[Work to complete]
Without changing a single word, restate the entries below.

#### Exercise material ####

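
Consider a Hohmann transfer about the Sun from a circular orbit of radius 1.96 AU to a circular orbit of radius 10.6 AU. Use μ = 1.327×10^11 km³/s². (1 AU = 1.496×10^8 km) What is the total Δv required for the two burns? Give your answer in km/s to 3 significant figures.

Δv = 10.4 km/s

In km: r₁ = 1.96 × 1.496×10^8 = 2.93216×10^8 km; r₂ = 10.6 × 1.496×10^8 = 1.58576×10^9 km.
Transfer-ellipse semi-major axis a_t = (r₁ + r₂)/2 = (2.93216×10^8 + 1.58576×10^9)/2 = 9.39488×10^8 km.
Circular speed at r₁: v₁ = √(μ/r₁) = √(1.327×10^11/2.93216×10^8) = 21.274 km/s.
Transfer-orbit speed at r₁ (vis-viva): v_p = √[μ(2/r₁ − 1/a_t)] = 27.639 km/s.
First burn Δv₁ = |v_p − v₁| = 6.365 km/s.
At r₂, v₂ = √(μ/r₂) = 9.148 km/s.
Transfer-orbit speed at r₂: v_a = √[μ(2/r₂ − 1/a_t)] = 5.111 km/s.
Second burn Δv₂ = |v₂ − v_a| = 4.037 km/s.
Total Δv = Δv₁ + Δv₂ = 10.40 km/s.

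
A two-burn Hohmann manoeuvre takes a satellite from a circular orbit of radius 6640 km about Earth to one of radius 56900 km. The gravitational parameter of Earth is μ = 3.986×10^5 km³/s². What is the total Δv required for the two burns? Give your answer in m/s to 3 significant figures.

Transfer-ellipse semi-major axis a_t = (r₁ + r₂)/2 = (6640 + 56900)/2 = 31770 km.
Circular speed at r₁: v₁ = √(μ/r₁) = √(3.986×10^5/6640) = 7.7479 km/s.
On the transfer ellipse at r₁, v² = μ(2/r − 1/a) gives v_p = √[μ(2/r₁ − 1/a_t)] = 10.369 km/s.
First burn Δv₁ = |v_p − v₁| = 2.621 km/s.
At r₂, v₂ = √(μ/r₂) = 2.647 km/s.
Transfer-orbit speed at r₂: v_a = √[μ(2/r₂ − 1/a_t)] = 1.210 km/s.
Second burn Δv₂ = |v₂ − v_a| = 1.437 km/s.
Total Δv = Δv₁ + Δv₂ = 4.058 km/s.

Δv = 4060 m/s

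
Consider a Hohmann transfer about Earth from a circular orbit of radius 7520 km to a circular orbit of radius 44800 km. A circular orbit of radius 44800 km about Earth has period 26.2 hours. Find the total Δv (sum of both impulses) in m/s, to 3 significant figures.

Δv = 3630 m/s

From Kepler's third law T² = 4π²r³/μ at r = 44800 km, T = 26.2 hours = 26.2 × 3600 s = 94320 s: μ = 4π²r³/T² = 3.99012×10^5 km³/s².
Transfer-ellipse semi-major axis a_t = (r₁ + r₂)/2 = (7520 + 44800)/2 = 26160 km.
At r₁ the circular-orbit speed is v₁ = √(μ/r₁) = 7.284 km/s.
Transfer-orbit speed at r₁ (v² = μ(2/r − 1/a)): v_p = √[μ(2/r₁ − 1/a_t)] = 9.532 km/s.
First burn Δv₁ = |v_p − v₁| = 2.248 km/s.
Circular speed at r₂: v₂ = √(μ/r₂) = 2.984 km/s.
Transfer-orbit speed at r₂: v_a = √[μ(2/r₂ − 1/a_t)] = 1.600 km/s.
Second burn Δv₂ = |v₂ − v_a| = 1.384 km/s.
Δv = Δv₁ + Δv₂ = 2.248 + 1.384 = 3.632 km/s.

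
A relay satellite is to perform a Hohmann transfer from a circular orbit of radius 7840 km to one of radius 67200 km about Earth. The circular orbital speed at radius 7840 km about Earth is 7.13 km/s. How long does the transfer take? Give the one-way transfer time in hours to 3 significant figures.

t = 10.0 hours

From the circular-orbit relation v² = μ/r at r = 7840 km: μ = v²r = (7.13)² × 7840 = 3.98561×10^5 km³/s².
Transfer-ellipse semi-major axis a_t = (r₁ + r₂)/2 = (7840 + 67200)/2 = 37520 km.
Transfer time t = π√(a_t³/μ) = π√((37520)³ / 3.98561×10^5) = 36170 s.
Converting: 36170 s ÷ 3600 s/hour = 10.0 hours.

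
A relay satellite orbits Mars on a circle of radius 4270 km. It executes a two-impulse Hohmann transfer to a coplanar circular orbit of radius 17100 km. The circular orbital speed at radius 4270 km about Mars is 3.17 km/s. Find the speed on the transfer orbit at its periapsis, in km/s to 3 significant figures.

v = 4.01 km/s

From the circular-orbit relation v² = μ/r at r = 4270 km: μ = v²r = (3.17)² × 4270 = 42908.8 km³/s².
Transfer-ellipse semi-major axis a_t = (r₁ + r₂)/2 = (4270 + 17100)/2 = 10685 km.
The periapsis of the transfer ellipse is at r = 4270 km.
Vis-viva: v = √[μ(2/r − 1/a_t)] = √[42908.8 × (2/4270 − 1/10685)] = 4.010 km/s.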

####

[Written response]
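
Consider a Hohmann transfer about the Sun from a circular orbit of radius 1.96 AU to a circular orbit of radius 10.6 AU. Use μ = 1.327×10^11 km³/s². (1 AU = 1.496×10^8 km) What is the total Δv required for the two burns? Give your answer in km/s to 3 significant figures.

Δv = 10.4 km/s

In km: r₁ = 1.96 × 1.496×10^8 = 2.93216×10^8 km; r₂ = 10.6 × 1.496×10^8 = 1.58576×10^9 km.
Transfer-ellipse semi-major axis a_t = (r₁ + r₂)/2 = (2.93216×10^8 + 1.58576×10^9)/2 = 9.39488×10^8 km.
Circular speed at r₁: v₁ = √(μ/r₁) = √(1.327×10^11/2.93216×10^8) = 21.274 km/s.
Transfer-orbit speed at r₁ (vis-viva): v_p = √[μ(2/r₁ − 1/a_t)] = 27.639 km/s.
First burn Δv₁ = |v_p − v₁| = 6.365 km/s.
At r₂, v₂ = √(μ/r₂) = 9.148 km/s.
Transfer-orbit speed at r₂: v_a = √[μ(2/r₂ − 1/a_t)] = 5.111 km/s.
Second burn Δv₂ = |v₂ − v_a| = 4.037 km/s.
Total Δv = Δv₁ + Δv₂ = 10.40 km/s.

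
A two-burn Hohmann manoeuvre takes a satellite from a circular orbit of radius 6640 km about Earth to one of radius 56900 km. The gravitational parameter of Earth is μ = 3.986×10^5 km³/s². What is the total Δv required for the two burns? Give your answer in m/s to 3 significant figures.

Transfer-ellipse semi-major axis a_t = (r₁ + r₂)/2 = (6640 + 56900)/2 = 31770 km.
Circular speed at r₁: v₁ = √(μ/r₁) = √(3.986×10^5/6640) = 7.7479 km/s.
On the transfer ellipse at r₁, v² = μ(2/r − 1/a) gives v_p = √[μ(2/r₁ − 1/a_t)] = 10.369 km/s.
First burn Δv₁ = |v_p − v₁| = 2.621 km/s.
At r₂, v₂ = √(μ/r₂) = 2.647 km/s.
Transfer-orbit speed at r₂: v_a = √[μ(2/r₂ − 1/a_t)] = 1.210 km/s.
Second burn Δv₂ = |v₂ − v_a| = 1.437 km/s.
Total Δv = Δv₁ + Δv₂ = 4.058 km/s.

Δv = 4060 m/s

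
Consider a Hohmann transfer about Earth from a circular orbit of radius 7520 km to a circular orbit of radius 44800 km. A circular orbit of radius 44800 km about Earth has period 26.2 hours. Find the total Δv (sum of both impulses) in m/s, to 3 significant figures.

Δv = 3630 m/s

From Kepler's third law T² = 4π²r³/μ at r = 44800 km, T = 26.2 hours = 26.2 × 3600 s = 94320 s: μ = 4π²r³/T² = 3.99012×10^5 km³/s².
Transfer-ellipse semi-major axis a_t = (r₁ + r₂)/2 = (7520 + 44800)/2 = 26160 km.
At r₁ the circular-orbit speed is v₁ = √(μ/r₁) = 7.284 km/s.
Transfer-orbit speed at r₁ (v² = μ(2/r − 1/a)): v_p = √[μ(2/r₁ − 1/a_t)] = 9.532 km/s.
First burn Δv₁ = |v_p − v₁| = 2.248 km/s.
Circular speed at r₂: v₂ = √(μ/r₂) = 2.984 km/s.
Transfer-orbit speed at r₂: v_a = √[μ(2/r₂ − 1/a_t)] = 1.600 km/s.
Second burn Δv₂ = |v₂ − v_a| = 1.384 km/s.
Δv = Δv₁ + Δv₂ = 2.248 + 1.384 = 3.632 km/s.

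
A relay satellite is to perform a Hohmann transfer from a circular orbit of radius 7840 km to one of radius 67200 km about Earth. The circular orbital speed at radius 7840 km about Earth is 7.13 km/s. How long does the transfer take? Give the one-way transfer time in hours to 3 significant figures.

t = 10.0 hours

From the circular-orbit relation v² = μ/r at r = 7840 km: μ = v²r = (7.13)² × 7840 = 3.98561×10^5 km³/s².
Transfer-ellipse semi-major axis a_t = (r₁ + r₂)/2 = (7840 + 67200)/2 = 37520 km.
Transfer time t = π√(a_t³/μ) = π√((37520)³ / 3.98561×10^5) = 36170 s.
Converting: 36170 s ÷ 3600 s/hour = 10.0 hours.

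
A relay satellite orbits Mars on a circle of radius 4270 km. It executes a two-impulse Hohmann transfer to a coplanar circular orbit of radius 17100 km. The circular orbital speed at radius 4270 km about Mars is 3.17 km/s. Find the speed on the transfer orbit at its periapsis, in km/s to 3 significant figures.

v = 4.01 km/s

From the circular-orbit relation v² = μ/r at r = 4270 km: μ = v²r = (3.17)² × 4270 = 42908.8 km³/s².
Transfer-ellipse semi-major axis a_t = (r₁ + r₂)/2 = (4270 + 17100)/2 = 10685 km.
The periapsis of the transfer ellipse is at r = 4270 km.
Vis-viva: v = √[μ(2/r − 1/a_t)] = √[42908.8 × (2/4270 − 1/10685)] = 4.010 km/s.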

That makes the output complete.